» YOUR INSTRUCTIONS: Below are the records; they must be reproduced verbatim.

» EXTRACTED MATERIAL:
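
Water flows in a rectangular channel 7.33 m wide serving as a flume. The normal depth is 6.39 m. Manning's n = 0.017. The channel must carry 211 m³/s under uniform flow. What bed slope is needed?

Flow area A = b·y = 7.33 × 6.39 = 46.84 m². Wetted perimeter P = b + 2y = 7.33 + 2×6.39 = 20.11 m.
Hydraulic radius R = A/P = 46.84/20.11 = 2.329 m.
From Manning's equation, S = [nQ / (1 A R^(2/3))]² = [0.017 × 211 / (1 × 46.84 × 2.329^(2/3))]² = 0.0019.

S = 0.0019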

» EXERCISE SOLUTION:
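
Water flows in a rectangular channel 7.33 m wide serving as a flume. The normal depth is 6.39 m. Manning's n = 0.017. The channel must carry 211 m³/s under uniform flow. What bed slope is needed?

Flow area A = b·y = 7.33 × 6.39 = 46.84 m². Wetted perimeter P = b + 2y = 7.33 + 2×6.39 = 20.11 m.
Hydraulic radius R = A/P = 46.84/20.11 = 2.329 m.
From Manning's equation, S = [nQ / (1 A R^(2/3))]² = [0.017 × 211 / (1 × 46.84 × 2.329^(2/3))]² = 0.0019.

S = 0.0019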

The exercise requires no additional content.